__INSTRUCTIONS FOR THE TASK__. Quote exactly the lines running from the line with "The table below" to the end of the entries, including both, and nothing else.

Items from a dataset
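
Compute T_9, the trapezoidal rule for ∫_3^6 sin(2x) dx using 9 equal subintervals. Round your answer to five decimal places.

Δx = (6 − 3)/9 = 1/3.
f(3) ≈ -0.27942, f(10/3) ≈ 0.37415, f(11/3) ≈ 0.86750, f(4) ≈ 0.98936, f(13/3) ≈ 0.68755, f(14/3) ≈ 0.09132, f(5) ≈ -0.54402, f(16/3) ≈ -0.94640, f(17/3) ≈ -0.94350, f(6) ≈ -0.53657.
T_9 = (Δx/2)·[f(x_0) + 2f(x_1) + ... + 2f(x_{8}) + f(x_9)].
Sum ≈ 0.05599.

0.05599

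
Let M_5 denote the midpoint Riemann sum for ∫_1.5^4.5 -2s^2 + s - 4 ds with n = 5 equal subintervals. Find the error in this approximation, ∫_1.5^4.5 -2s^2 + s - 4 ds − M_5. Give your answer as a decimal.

Exact integral: ∫_1.5^4.5 f(s) ds = -61.5.
M_5 = -61.32.
Error = -61.5 − (-61.32) = -0.18.

-0.18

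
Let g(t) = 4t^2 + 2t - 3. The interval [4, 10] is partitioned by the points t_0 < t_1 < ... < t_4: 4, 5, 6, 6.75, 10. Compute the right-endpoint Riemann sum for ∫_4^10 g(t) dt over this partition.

Subinterval widths: 1, 1, 0.75, 3.25.
Right endpoints: 5, 6, 6.75, 10.
g(5) = 107, g(6) = 153, g(6.75) = 192.75, g(10) = 417.
Sum = Σ Δt_i · g(t_i).
Sum = 1759.8125.

1759.8125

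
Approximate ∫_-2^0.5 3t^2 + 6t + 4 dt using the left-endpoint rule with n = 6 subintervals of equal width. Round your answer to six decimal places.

Δt = (0.5 − (-2))/6 = 5/12.
Left endpoints: -2, -19/12, -7/6, -0.75, -1/3, 1/12.
f(-2) = 4, f(-19/12) = 97/48, f(-7/6) = 13/12, f(-0.75) = 1.1875, f(-1/3) = 7/3, f(1/12) = 217/48.
Sum = Δt · [f(-2) + f(-19/12) + f(-7/6) + ...].
Sum ≈ 6.310764.

6.310764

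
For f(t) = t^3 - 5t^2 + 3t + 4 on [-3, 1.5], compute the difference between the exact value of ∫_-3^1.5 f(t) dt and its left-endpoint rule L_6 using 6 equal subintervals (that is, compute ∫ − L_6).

Exact integral: ∫_-3^1.5 f(t) dt = -61.734375.
L_6 = -93.90234375.
Error = -61.734375 − (-93.90234375) = 32.16796875.

32.16796875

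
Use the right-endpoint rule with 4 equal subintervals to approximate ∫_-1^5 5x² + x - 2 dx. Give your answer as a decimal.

315.75

Δx = (5 − (-1))/4 = 1.5.
Right endpoints: 0.5, 2, 3.5, 5.
f(0.5) = -0.25, f(2) = 20, f(3.5) = 62.75, f(5) = 128.
Sum = Δx · [f(0.5) + f(2) + f(3.5) + f(5)].
Sum = 315.75.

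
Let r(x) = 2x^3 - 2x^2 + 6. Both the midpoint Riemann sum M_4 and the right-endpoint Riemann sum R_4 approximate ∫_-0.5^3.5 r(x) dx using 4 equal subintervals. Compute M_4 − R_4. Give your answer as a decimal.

-38

M_4 = 68.
R_4 = 106.
M_4 − R_4 = -38.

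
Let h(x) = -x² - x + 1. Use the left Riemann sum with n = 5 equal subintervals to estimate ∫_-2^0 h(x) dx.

0.88

Δx = (0 − (-2))/5 = 0.4.
Left endpoints: -2, -1.6, -1.2, -0.8, -0.4.
h(-2) = -1, h(-1.6) = 0.04, h(-1.2) = 0.76, h(-0.8) = 1.16, h(-0.4) = 1.24.
Sum = Δx · [h(-2) + h(-1.6) + h(-1.2) + h(-0.8) + h(-0.4)].
Sum = 0.88.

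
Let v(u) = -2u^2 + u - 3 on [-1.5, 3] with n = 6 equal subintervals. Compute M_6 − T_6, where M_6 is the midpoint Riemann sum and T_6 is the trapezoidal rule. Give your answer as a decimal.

1.265625

M_6 = -29.953125.
T_6 = -31.21875.
M_6 − T_6 = 1.265625.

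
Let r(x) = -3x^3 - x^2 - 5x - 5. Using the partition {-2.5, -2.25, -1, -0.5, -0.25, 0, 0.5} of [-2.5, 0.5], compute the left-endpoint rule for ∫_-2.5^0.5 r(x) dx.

Subinterval widths: 0.25, 1.25, 0.5, 0.25, 0.25, 0.5.
Left endpoints: -2.5, -2.25, -1, -0.5, -0.25, 0.
r(-2.5) = 48.125, r(-2.25) = 35.359375, r(-1) = 2, r(-0.5) = -2.375, r(-0.25) = -3.765625, r(0) = -5.
Sum = Σ Δx_i · r(x_i).
Sum = 53.1953125.

53.1953125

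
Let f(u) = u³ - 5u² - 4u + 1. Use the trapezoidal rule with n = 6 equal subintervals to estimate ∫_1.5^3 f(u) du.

Δu = (3 − 1.5)/6 = 0.25.
f(1.5) = -12.875, f(1.75) = -15.953125, f(2) = -19, f(2.25) = -21.921875, f(2.5) = -24.625, f(2.75) = -27.015625, f(3) = -29.
T_6 = (Δu/2)·[f(u_0) + 2f(u_1) + ... + 2f(u_{5}) + f(u_6)].
Sum = -32.36328125.

-32.36328125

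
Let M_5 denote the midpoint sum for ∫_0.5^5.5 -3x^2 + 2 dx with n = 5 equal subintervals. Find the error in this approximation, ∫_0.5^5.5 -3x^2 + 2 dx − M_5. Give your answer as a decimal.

Exact integral: ∫_0.5^5.5 f(x) dx = -156.25.
M_5 = -155.
Error = -156.25 − (-155) = -1.25.

-1.25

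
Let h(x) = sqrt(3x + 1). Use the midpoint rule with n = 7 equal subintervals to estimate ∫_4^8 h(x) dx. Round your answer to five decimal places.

Δx = (8 − 4)/7 = 4/7.
Midpoints: 30/7, 34/7, 38/7, 6, 46/7, 50/7, 54/7.
h(30/7) ≈ 3.72252, h(34/7) ≈ 3.94606, h(38/7) ≈ 4.15761, h(6) ≈ 4.35890, h(46/7) ≈ 4.55129, h(50/7) ≈ 4.73588, h(54/7) ≈ 4.91354.
Sum = Δx · [h(30/7) + h(34/7) + h(38/7) + ...].
Sum ≈ 17.36332.

17.36332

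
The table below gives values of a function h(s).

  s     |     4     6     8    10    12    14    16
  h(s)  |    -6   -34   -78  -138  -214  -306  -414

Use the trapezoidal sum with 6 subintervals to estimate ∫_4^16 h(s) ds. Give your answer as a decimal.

Δs = 2.
T_6 = (2/2)·[(-6) + 2·(-34) + 2·(-78) + 2·(-138) + 2·(-214) + 2·(-306) + (-414)] = -1960.

-1960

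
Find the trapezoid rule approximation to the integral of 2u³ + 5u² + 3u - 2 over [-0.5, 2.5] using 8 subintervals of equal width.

49.5234375

Δu = (2.5 − (-0.5))/8 = 0.375.
f(-0.5) = -2.5, f(-0.125) = -2.30078125, f(0.25) = -0.90625, f(0.625) = 2.31640625, f(1) = 8, f(1.375) = 16.77734375, f(1.75) = 29.28125, f(2.125) = 46.14453125, f(2.5) = 68.
T_8 = (Δu/2)·[f(u_0) + 2f(u_1) + ... + 2f(u_{7}) + f(u_8)].
Sum = 49.5234375.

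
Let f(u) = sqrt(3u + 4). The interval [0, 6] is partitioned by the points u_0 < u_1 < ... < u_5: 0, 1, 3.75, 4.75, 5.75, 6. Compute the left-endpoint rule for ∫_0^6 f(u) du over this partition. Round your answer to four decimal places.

Subinterval widths: 1, 2.75, 1, 1, 0.25.
Left endpoints: 0, 1, 3.75, 4.75, 5.75.
f(0) ≈ 2.0000, f(1) ≈ 2.6458, f(3.75) ≈ 3.9051, f(4.75) ≈ 4.2720, f(5.75) ≈ 4.6098.
Sum = Σ Δu_i · f(u_i).
Sum ≈ 18.6054.

18.6054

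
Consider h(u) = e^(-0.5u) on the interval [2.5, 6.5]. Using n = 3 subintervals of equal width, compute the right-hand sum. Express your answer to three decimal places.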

__EXERCISE RESPONSE__.
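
The table below gives values of a function h(s).

  s     |     4     6     8    10    12    14    16
  h(s)  |    -6   -34   -78  -138  -214  -306  -414

Use the trapezoidal sum with 6 subintervals to estimate ∫_4^16 h(s) ds. Give your answer as a decimal.

Δs = 2.
T_6 = (2/2)·[(-6) + 2·(-34) + 2·(-78) + 2·(-138) + 2·(-214) + 2·(-306) + (-414)] = -1960.

-1960

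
Find the trapezoid rule approximation to the integral of 2u³ + 5u² + 3u - 2 over [-0.5, 2.5] using 8 subintervals of equal width.

49.5234375

Δu = (2.5 − (-0.5))/8 = 0.375.
f(-0.5) = -2.5, f(-0.125) = -2.30078125, f(0.25) = -0.90625, f(0.625) = 2.31640625, f(1) = 8, f(1.375) = 16.77734375, f(1.75) = 29.28125, f(2.125) = 46.14453125, f(2.5) = 68.
T_8 = (Δu/2)·[f(u_0) + 2f(u_1) + ... + 2f(u_{7}) + f(u_8)].
Sum = 49.5234375.

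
Let f(u) = sqrt(3u + 4). The interval [0, 6] is partitioned by the points u_0 < u_1 < ... < u_5: 0, 1, 3.75, 4.75, 5.75, 6. Compute the left-endpoint rule for ∫_0^6 f(u) du over this partition. Round your answer to four decimal places.

Subinterval widths: 1, 2.75, 1, 1, 0.25.
Left endpoints: 0, 1, 3.75, 4.75, 5.75.
f(0) ≈ 2.0000, f(1) ≈ 2.6458, f(3.75) ≈ 3.9051, f(4.75) ≈ 4.2720, f(5.75) ≈ 4.6098.
Sum = Σ Δu_i · f(u_i).
Sum ≈ 18.6054.

18.6054

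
Consider h(u) = e^(-0.5u) on the interval [2.5, 6.5]. Using n = 3 subintervals of equal width, compute the right-hand sum. Express your answer to three decimal places.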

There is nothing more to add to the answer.